The whole listing below should be duplicated exactly, with nothing left out.

————————

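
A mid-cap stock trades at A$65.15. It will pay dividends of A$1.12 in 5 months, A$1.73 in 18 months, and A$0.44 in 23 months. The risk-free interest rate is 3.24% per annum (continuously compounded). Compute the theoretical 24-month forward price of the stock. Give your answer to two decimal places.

A$66.13

PV(dividends) I = 1.12·e^(−0.0324·5/12) + 1.73·e^(−0.0324·18/12) + 0.44·e^(−0.0324·23/12)
I = 1.1050 + 1.6479 + 0.4135 = 3.1664
F = (S − I)·e^(rT) = (65.15 − 3.1664) · e^(0.0324·24/12)
= 61.9836 · e^0.064800 = 61.9836 × 1.066946 = A$66.13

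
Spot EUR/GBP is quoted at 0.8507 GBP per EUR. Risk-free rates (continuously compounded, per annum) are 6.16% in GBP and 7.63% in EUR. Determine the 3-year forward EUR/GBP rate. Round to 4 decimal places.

0.8140

F = S·e^((r_GBP − r_EUR)T) = 0.8507 · e^((0.0616 − 0.0763) × 3)
= 0.8507 · e^-0.044100 = 0.8507 × 0.956858
F = 0.8140 GBP per EUR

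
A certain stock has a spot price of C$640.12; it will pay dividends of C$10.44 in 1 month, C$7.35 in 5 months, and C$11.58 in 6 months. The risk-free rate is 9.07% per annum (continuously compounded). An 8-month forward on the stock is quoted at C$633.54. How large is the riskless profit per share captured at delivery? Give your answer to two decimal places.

C$16.20 per share

PV(dividends) I = 10.44·e^(−0.0907·1/12) + 7.35·e^(−0.0907·5/12) + 11.58·e^(−0.0907·6/12) = 28.5054
Fair forward F* = (S − I)·e^(rT) = (640.12 − 28.5054)·e^0.060467 = 611.6146 × 1.062333 = 649.7384
Market C$633.54 < fair 649.7384: forward underpriced → reverse cash-and-carry (short the stock, invest proceeds at r, pay the dividends, go long the forward).
Profit at T = |F_mkt − F*| = |633.54 − 649.7384| = C$16.20 per share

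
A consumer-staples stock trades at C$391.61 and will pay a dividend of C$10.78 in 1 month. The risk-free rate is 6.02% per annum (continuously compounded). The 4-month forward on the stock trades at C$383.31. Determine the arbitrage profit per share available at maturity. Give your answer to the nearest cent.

PV(dividends) I = 10.78·e^(−0.0602·1/12) = 10.7261
Fair forward F* = (S − I)·e^(rT) = (391.61 − 10.7261)·e^0.020067 = 380.8839 × 1.020270 = 388.6044
Market C$383.31 < fair 388.6044: forward underpriced → reverse cash-and-carry (short the stock, invest proceeds at r, pay the dividends, go long the forward).
Profit at T = |F_mkt − F*| = |383.31 − 388.6044| = C$5.29 per share

C$5.29 per share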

————————

## Completed task
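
A mid-cap stock trades at A$65.15. It will pay dividends of A$1.12 in 5 months, A$1.73 in 18 months, and A$0.44 in 23 months. The risk-free interest rate is 3.24% per annum (continuously compounded). Compute the theoretical 24-month forward price of the stock. Give your answer to two decimal places.

A$66.13

PV(dividends) I = 1.12·e^(−0.0324·5/12) + 1.73·e^(−0.0324·18/12) + 0.44·e^(−0.0324·23/12)
I = 1.1050 + 1.6479 + 0.4135 = 3.1664
F = (S − I)·e^(rT) = (65.15 − 3.1664) · e^(0.0324·24/12)
= 61.9836 · e^0.064800 = 61.9836 × 1.066946 = A$66.13

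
Spot EUR/GBP is quoted at 0.8507 GBP per EUR. Risk-free rates (continuously compounded, per annum) are 6.16% in GBP and 7.63% in EUR. Determine the 3-year forward EUR/GBP rate. Round to 4 decimal places.

0.8140

F = S·e^((r_GBP − r_EUR)T) = 0.8507 · e^((0.0616 − 0.0763) × 3)
= 0.8507 · e^-0.044100 = 0.8507 × 0.956858
F = 0.8140 GBP per EUR

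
A certain stock has a spot price of C$640.12; it will pay dividends of C$10.44 in 1 month, C$7.35 in 5 months, and C$11.58 in 6 months. The risk-free rate is 9.07% per annum (continuously compounded). An 8-month forward on the stock is quoted at C$633.54. How large is the riskless profit per share captured at delivery? Give your answer to two decimal places.

C$16.20 per share

PV(dividends) I = 10.44·e^(−0.0907·1/12) + 7.35·e^(−0.0907·5/12) + 11.58·e^(−0.0907·6/12) = 28.5054
Fair forward F* = (S − I)·e^(rT) = (640.12 − 28.5054)·e^0.060467 = 611.6146 × 1.062333 = 649.7384
Market C$633.54 < fair 649.7384: forward underpriced → reverse cash-and-carry (short the stock, invest proceeds at r, pay the dividends, go long the forward).
Profit at T = |F_mkt − F*| = |633.54 − 649.7384| = C$16.20 per share

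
A consumer-staples stock trades at C$391.61 and will pay a dividend of C$10.78 in 1 month. The risk-free rate is 6.02% per annum (continuously compounded). The 4-month forward on the stock trades at C$383.31. Determine the arbitrage profit per share available at maturity. Give your answer to the nearest cent.

PV(dividends) I = 10.78·e^(−0.0602·1/12) = 10.7261
Fair forward F* = (S − I)·e^(rT) = (391.61 − 10.7261)·e^0.020067 = 380.8839 × 1.020270 = 388.6044
Market C$383.31 < fair 388.6044: forward underpriced → reverse cash-and-carry (short the stock, invest proceeds at r, pay the dividends, go long the forward).
Profit at T = |F_mkt − F*| = |383.31 − 388.6044| = C$5.29 per share

C$5.29 per share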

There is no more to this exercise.